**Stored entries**
--- START ---

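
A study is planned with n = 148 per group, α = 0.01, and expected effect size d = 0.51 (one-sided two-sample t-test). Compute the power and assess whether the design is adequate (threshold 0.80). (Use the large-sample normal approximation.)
Power ≈ 0.98; the study is adequately powered (power ≥ 0.80)

Power calculation (two-sample t-test, normal approximation):
z_β = d · √(n/2) - z_α
z_β = 0.51 · √(148/2) - 2.326
z_β = 0.51 · 8.602 - 2.326
z_β = 2.061

Power = Φ(z_β) = Φ(2.061) ≈ 0.980

Effect size d = 0.51 is medium by Cohen's convention (0.2/0.5/0.8).

Threshold: power ≥ 0.80 is conventionally adequate.
Power ≈ 0.98 → the study is adequately powered (power ≥ 0.80).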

--- END ---

**TASK DESCRIPTION**
Print the records above exactly as they appear.

**THE COMPLETED TASK**
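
A study is planned with n = 148 per group, α = 0.01, and expected effect size d = 0.51 (one-sided two-sample t-test). Compute the power and assess whether the design is adequate (threshold 0.80). (Use the large-sample normal approximation.)
Power ≈ 0.98; the study is adequately powered (power ≥ 0.80)

Power calculation (two-sample t-test, normal approximation):
z_β = d · √(n/2) - z_α
z_β = 0.51 · √(148/2) - 2.326
z_β = 0.51 · 8.602 - 2.326
z_β = 2.061

Power = Φ(z_β) = Φ(2.061) ≈ 0.980

Effect size d = 0.51 is medium by Cohen's convention (0.2/0.5/0.8).

Threshold: power ≥ 0.80 is conventionally adequate.
Power ≈ 0.98 → the study is adequately powered (power ≥ 0.80).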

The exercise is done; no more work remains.